◆ Activity:
Lines of the data that contain the word "below" are the ones to copy.

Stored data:

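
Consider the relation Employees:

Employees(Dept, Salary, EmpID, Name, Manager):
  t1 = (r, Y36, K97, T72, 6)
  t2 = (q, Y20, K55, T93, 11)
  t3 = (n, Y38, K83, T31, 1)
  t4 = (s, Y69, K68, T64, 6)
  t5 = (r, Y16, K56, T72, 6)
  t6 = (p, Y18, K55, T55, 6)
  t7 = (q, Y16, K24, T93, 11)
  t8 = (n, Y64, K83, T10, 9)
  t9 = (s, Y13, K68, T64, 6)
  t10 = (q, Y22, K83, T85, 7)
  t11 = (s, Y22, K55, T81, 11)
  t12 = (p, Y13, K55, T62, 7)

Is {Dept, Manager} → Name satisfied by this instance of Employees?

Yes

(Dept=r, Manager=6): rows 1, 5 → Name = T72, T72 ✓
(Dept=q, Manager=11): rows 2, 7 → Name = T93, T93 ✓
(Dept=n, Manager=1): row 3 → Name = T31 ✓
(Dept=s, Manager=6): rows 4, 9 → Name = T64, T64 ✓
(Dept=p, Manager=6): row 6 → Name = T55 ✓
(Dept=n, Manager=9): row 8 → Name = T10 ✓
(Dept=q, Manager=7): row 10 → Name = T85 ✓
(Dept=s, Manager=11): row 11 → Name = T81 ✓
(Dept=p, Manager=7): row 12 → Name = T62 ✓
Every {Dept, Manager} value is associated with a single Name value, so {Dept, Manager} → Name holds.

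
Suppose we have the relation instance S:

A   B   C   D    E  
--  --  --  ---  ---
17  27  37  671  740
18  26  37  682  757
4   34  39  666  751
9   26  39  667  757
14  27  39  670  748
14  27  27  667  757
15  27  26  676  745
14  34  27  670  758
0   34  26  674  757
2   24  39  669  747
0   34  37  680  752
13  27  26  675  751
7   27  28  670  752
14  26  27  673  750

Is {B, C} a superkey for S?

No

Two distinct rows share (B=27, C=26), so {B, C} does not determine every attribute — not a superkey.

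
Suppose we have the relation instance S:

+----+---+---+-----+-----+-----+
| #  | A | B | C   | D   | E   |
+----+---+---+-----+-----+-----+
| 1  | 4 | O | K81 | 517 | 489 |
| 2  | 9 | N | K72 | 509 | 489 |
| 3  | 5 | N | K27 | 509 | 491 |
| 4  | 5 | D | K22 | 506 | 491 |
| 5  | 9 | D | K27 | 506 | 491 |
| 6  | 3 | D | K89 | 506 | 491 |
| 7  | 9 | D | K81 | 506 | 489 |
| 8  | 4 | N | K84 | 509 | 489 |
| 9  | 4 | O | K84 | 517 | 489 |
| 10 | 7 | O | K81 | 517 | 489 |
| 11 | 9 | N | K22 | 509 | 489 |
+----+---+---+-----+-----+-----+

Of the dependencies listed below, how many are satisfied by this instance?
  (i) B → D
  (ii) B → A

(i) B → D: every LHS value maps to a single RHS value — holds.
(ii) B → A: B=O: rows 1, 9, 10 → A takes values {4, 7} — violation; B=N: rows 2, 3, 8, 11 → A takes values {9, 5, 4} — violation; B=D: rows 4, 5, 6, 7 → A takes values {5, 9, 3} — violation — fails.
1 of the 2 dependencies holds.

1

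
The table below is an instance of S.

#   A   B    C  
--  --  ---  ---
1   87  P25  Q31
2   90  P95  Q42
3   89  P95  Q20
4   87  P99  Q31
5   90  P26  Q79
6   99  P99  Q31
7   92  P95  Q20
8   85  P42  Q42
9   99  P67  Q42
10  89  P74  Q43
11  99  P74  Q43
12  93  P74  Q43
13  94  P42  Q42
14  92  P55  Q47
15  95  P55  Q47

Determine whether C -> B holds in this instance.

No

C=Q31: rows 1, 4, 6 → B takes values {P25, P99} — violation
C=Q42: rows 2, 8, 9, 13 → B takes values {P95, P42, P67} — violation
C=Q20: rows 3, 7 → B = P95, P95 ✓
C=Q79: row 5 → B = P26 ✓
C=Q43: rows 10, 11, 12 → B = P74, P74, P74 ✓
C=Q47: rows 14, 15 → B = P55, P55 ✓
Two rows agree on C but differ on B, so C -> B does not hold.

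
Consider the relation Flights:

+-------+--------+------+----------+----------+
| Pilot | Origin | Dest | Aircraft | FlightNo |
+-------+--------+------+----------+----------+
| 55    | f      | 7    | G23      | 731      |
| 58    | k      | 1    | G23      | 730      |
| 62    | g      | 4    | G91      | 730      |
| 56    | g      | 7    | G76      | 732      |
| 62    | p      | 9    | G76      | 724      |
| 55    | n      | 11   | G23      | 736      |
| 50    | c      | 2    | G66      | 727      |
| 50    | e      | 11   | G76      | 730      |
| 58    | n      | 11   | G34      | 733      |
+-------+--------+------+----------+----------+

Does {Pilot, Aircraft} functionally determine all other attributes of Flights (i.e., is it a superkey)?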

◆ Answer area:
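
Of the dependencies listed below, how many are satisfied by this instance?
The table below is an instance of S.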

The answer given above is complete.